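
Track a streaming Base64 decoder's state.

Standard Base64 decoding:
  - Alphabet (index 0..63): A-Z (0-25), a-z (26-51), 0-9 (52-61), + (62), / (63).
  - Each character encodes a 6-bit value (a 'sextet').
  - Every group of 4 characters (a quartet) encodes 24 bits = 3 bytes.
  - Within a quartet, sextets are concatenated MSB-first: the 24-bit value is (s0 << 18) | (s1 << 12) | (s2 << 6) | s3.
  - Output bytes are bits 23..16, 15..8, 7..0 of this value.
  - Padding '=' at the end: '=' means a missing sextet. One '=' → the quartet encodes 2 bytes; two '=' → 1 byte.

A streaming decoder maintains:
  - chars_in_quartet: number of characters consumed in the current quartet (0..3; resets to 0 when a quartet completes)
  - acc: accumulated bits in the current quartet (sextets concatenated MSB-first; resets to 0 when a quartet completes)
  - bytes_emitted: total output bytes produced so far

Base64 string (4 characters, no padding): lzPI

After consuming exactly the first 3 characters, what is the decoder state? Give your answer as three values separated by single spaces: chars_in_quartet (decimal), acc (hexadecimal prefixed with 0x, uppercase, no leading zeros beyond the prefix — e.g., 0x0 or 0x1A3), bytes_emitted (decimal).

Answer: 3 0x25CCF 0

Derivation:
After char 0 ('l'=37): chars_in_quartet=1 acc=0x25 bytes_emitted=0
After char 1 ('z'=51): chars_in_quartet=2 acc=0x973 bytes_emitted=0
After char 2 ('P'=15): chars_in_quartet=3 acc=0x25CCF bytes_emitted=0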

Work request: Could you return exactly the stretch of the data above that starts at the line with "- Output bytes" and ends at the line with "Base64 string (4", both lines included?

Answer space:
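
  - Output bytes are bits 23..16, 15..8, 7..0 of this value.
  - Padding '=' at the end: '=' means a missing sextet. One '=' → the quartet encodes 2 bytes; two '=' → 1 byte.

A streaming decoder maintains:
  - chars_in_quartet: number of characters consumed in the current quartet (0..3; resets to 0 when a quartet completes)
  - acc: accumulated bits in the current quartet (sextets concatenated MSB-first; resets to 0 when a quartet completes)
  - bytes_emitted: total output bytes produced so far

Base64 string (4 characters, no padding): lzPI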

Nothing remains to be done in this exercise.